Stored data
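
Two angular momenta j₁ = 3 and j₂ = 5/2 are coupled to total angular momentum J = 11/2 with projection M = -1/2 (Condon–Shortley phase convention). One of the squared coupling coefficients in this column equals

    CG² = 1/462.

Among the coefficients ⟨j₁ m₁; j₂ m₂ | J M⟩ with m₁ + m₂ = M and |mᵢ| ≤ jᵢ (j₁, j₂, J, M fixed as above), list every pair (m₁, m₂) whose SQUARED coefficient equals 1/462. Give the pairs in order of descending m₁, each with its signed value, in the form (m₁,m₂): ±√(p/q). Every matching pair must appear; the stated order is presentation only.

Admissible pairs with m₁+m₂ = M = -1/2: (-3,5/2), (-2,3/2), (-1,1/2), (0,-1/2), (1,-3/2), (2,-5/2)
  (m₁,m₂)=(2,-5/2): CG² = 1/77, CG = +√(1/77)
  (m₁,m₂)=(1,-3/2): CG² = 25/154, CG = +√(25/154)
  (m₁,m₂)=(0,-1/2): CG² = 100/231, CG = +√(100/231)
  (m₁,m₂)=(-1,1/2): CG² = 25/77, CG = +√(25/77)
  (m₁,m₂)=(-2,3/2): CG² = 5/77, CG = +√(5/77)
  (m₁,m₂)=(-3,5/2): CG² = 1/462, CG = +√(1/462)   ← matches the target
Pairs with CG² = 1/462: (-3,5/2): +√(1/462)

(-3,5/2): +√(1/462)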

Exercise prompt: Retype the lines above without alteration. The first is the one containing "Among the coefficients", and the last is the final line of the data.

Exercise solution:
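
Among the coefficients ⟨j₁ m₁; j₂ m₂ | J M⟩ with m₁ + m₂ = M and |mᵢ| ≤ jᵢ (j₁, j₂, J, M fixed as above), list every pair (m₁, m₂) whose SQUARED coefficient equals 1/462. Give the pairs in order of descending m₁, each with its signed value, in the form (m₁,m₂): ±√(p/q). Every matching pair must appear; the stated order is presentation only.

Admissible pairs with m₁+m₂ = M = -1/2: (-3,5/2), (-2,3/2), (-1,1/2), (0,-1/2), (1,-3/2), (2,-5/2)
  (m₁,m₂)=(2,-5/2): CG² = 1/77, CG = +√(1/77)
  (m₁,m₂)=(1,-3/2): CG² = 25/154, CG = +√(25/154)
  (m₁,m₂)=(0,-1/2): CG² = 100/231, CG = +√(100/231)
  (m₁,m₂)=(-1,1/2): CG² = 25/77, CG = +√(25/77)
  (m₁,m₂)=(-2,3/2): CG² = 5/77, CG = +√(5/77)
  (m₁,m₂)=(-3,5/2): CG² = 1/462, CG = +√(1/462)   ← matches the target
Pairs with CG² = 1/462: (-3,5/2): +√(1/462)

(-3,5/2): +√(1/462)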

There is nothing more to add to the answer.